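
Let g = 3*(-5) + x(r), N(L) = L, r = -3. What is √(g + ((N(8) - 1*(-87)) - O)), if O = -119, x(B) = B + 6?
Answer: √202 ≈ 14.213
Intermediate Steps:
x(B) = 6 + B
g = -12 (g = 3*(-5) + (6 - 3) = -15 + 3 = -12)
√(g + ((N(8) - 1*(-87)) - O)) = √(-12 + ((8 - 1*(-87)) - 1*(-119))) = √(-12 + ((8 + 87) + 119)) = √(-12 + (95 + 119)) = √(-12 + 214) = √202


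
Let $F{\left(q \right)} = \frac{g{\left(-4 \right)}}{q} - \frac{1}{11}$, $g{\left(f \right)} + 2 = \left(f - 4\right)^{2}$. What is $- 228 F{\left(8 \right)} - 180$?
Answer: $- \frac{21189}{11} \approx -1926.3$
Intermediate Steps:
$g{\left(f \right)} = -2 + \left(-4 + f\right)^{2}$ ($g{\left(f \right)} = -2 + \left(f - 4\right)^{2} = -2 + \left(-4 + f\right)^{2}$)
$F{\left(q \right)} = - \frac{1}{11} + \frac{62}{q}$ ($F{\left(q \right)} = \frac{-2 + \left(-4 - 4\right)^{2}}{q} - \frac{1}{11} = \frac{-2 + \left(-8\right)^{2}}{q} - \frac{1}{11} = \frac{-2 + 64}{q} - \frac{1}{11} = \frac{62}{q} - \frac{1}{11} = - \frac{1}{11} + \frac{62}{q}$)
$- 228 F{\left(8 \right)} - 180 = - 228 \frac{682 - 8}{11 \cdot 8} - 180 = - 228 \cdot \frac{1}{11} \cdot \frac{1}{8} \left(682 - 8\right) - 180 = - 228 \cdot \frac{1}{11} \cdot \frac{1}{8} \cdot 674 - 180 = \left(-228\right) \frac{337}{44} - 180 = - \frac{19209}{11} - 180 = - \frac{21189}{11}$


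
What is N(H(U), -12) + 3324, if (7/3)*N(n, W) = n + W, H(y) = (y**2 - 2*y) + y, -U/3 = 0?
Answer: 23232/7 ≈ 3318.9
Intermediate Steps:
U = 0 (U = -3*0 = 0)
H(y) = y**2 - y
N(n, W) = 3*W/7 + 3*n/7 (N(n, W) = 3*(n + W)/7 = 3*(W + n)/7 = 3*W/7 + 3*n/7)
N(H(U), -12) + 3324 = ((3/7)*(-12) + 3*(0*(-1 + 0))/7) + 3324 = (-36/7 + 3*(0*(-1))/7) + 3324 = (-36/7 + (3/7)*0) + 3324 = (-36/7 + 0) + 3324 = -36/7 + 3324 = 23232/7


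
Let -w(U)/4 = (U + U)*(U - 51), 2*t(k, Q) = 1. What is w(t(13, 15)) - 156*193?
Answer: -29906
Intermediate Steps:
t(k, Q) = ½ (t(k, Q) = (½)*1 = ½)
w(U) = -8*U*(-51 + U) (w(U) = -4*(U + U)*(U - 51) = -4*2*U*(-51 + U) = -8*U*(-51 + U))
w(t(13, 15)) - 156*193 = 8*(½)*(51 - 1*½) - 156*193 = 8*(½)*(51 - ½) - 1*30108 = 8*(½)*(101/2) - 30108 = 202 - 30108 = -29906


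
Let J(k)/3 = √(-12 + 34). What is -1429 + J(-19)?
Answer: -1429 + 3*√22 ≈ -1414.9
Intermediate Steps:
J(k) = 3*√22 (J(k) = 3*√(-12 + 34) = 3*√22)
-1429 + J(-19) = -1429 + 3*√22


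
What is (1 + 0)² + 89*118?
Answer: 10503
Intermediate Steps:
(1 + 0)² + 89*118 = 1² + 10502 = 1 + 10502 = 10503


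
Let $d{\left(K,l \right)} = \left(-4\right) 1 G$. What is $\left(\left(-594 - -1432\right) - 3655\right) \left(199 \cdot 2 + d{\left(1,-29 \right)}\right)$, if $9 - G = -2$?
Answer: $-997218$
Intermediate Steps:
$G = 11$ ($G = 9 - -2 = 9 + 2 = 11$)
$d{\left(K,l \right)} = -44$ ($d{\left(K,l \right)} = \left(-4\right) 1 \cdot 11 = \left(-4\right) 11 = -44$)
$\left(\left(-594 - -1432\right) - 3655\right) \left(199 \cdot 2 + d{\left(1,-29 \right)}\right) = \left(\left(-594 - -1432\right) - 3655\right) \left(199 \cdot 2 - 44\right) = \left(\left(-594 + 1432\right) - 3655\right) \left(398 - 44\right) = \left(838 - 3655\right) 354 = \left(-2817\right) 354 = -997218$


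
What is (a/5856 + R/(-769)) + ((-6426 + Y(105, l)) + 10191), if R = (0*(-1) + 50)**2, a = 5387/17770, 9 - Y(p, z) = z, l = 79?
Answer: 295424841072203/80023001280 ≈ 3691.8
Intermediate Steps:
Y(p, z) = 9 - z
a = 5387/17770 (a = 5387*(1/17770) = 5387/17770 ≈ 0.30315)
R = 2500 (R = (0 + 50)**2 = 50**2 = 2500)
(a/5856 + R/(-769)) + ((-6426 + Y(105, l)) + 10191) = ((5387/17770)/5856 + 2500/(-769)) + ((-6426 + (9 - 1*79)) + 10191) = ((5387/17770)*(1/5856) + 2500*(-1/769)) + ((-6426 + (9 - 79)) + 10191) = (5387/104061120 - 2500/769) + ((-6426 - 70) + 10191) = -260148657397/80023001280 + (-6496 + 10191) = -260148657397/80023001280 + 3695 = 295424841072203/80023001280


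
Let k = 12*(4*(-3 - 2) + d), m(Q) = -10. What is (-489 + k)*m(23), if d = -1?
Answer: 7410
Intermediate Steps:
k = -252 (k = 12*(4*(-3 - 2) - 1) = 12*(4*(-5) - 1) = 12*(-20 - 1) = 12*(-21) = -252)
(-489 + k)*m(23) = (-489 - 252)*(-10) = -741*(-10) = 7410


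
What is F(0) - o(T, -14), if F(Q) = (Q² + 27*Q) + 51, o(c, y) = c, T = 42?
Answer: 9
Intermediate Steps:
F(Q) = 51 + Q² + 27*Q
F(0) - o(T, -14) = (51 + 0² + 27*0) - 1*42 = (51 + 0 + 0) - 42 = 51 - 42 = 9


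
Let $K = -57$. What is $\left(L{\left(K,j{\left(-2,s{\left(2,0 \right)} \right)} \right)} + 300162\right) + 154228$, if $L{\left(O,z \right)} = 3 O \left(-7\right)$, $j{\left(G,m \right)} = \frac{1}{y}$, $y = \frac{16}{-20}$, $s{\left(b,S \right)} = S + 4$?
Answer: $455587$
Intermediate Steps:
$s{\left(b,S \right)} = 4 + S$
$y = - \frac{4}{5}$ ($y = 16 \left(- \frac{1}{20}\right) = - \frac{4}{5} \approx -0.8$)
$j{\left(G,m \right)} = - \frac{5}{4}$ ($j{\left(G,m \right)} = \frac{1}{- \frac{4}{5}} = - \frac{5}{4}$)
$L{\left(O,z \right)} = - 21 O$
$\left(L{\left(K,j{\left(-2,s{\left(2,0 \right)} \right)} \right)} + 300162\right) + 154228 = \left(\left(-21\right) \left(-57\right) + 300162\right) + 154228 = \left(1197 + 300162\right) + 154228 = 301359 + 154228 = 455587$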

===

Set down exactly the lines of the data above, beginning with the line that has "Answer: -1429 + 3*√22 ≈ -1414.9" and ending with the line that has "Answer: $-997218$", and no others.

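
Answer: -1429 + 3*√22 ≈ -1414.9
Intermediate Steps:
J(k) = 3*√22 (J(k) = 3*√(-12 + 34) = 3*√22)
-1429 + J(-19) = -1429 + 3*√22


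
What is (1 + 0)² + 89*118?
Answer: 10503
Intermediate Steps:
(1 + 0)² + 89*118 = 1² + 10502 = 1 + 10502 = 10503


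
Let $d{\left(K,l \right)} = \left(-4\right) 1 G$. What is $\left(\left(-594 - -1432\right) - 3655\right) \left(199 \cdot 2 + d{\left(1,-29 \right)}\right)$, if $9 - G = -2$?
Answer: $-997218$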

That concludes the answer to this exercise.